**DATASET RECORDS**
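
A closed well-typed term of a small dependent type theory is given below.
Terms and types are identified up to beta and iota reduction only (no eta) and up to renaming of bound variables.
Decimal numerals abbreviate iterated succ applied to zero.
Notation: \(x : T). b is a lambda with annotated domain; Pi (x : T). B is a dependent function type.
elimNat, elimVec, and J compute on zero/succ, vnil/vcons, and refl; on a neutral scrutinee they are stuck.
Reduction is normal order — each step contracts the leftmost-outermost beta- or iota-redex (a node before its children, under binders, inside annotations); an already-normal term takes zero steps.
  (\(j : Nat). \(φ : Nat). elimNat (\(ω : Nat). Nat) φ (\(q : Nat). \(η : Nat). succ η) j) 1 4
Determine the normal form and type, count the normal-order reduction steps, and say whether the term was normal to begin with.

resulting normal form:
  5
inferred type:
  Nat
steps to reach normal form (normal order): 6
term was already normal: no
first contracted redex: a beta-redex


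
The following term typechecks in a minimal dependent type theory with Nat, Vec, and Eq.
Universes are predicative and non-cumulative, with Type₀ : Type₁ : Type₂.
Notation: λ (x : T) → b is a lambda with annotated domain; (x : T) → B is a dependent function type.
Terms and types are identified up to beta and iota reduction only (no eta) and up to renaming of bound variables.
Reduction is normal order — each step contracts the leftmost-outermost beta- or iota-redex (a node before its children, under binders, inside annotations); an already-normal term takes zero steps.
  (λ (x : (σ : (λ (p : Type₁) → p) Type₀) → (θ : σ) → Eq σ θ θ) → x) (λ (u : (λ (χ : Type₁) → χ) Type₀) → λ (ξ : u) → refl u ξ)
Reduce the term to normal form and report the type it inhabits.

reduced normal form:
  λ (x : Type₀) → λ (σ : x) → refl x σ
inferred type:
  (x : Type₀) → (σ : x) → Eq x σ σ


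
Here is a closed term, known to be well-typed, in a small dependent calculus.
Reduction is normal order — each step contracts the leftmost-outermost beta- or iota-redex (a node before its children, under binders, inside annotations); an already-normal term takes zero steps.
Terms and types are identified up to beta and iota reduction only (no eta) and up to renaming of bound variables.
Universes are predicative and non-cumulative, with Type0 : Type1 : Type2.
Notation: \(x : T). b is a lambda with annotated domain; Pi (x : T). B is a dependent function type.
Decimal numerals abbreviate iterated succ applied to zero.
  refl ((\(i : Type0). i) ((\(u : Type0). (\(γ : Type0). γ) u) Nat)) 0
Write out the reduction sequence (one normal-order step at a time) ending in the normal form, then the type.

reduction (normal order):
  refl ((\(i : Type0). i) ((\(u : Type0). (\(γ : Type0). γ) u) Nat)) 0
  ~> refl ((\(i : Type0). (\(u : Type0). u) i) Nat) 0
  ~> refl ((\(i : Type0). i) Nat) 0
  ~> refl Nat 0
inferred type:
  Eq Nat 0 0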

**TO DO**
Please restate the records word for word. Go from the first line to the line with "(\(j : Nat). \(φ" and include both.

**OUTPUT OF THE TASK**
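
A closed well-typed term of a small dependent type theory is given below.
Terms and types are identified up to beta and iota reduction only (no eta) and up to renaming of bound variables.
Decimal numerals abbreviate iterated succ applied to zero.
Notation: \(x : T). b is a lambda with annotated domain; Pi (x : T). B is a dependent function type.
elimNat, elimVec, and J compute on zero/succ, vnil/vcons, and refl; on a neutral scrutinee they are stuck.
Reduction is normal order — each step contracts the leftmost-outermost beta- or iota-redex (a node before its children, under binders, inside annotations); an already-normal term takes zero steps.
  (\(j : Nat). \(φ : Nat). elimNat (\(ω : Nat). Nat) φ (\(q : Nat). \(η : Nat). succ η) j) 1 4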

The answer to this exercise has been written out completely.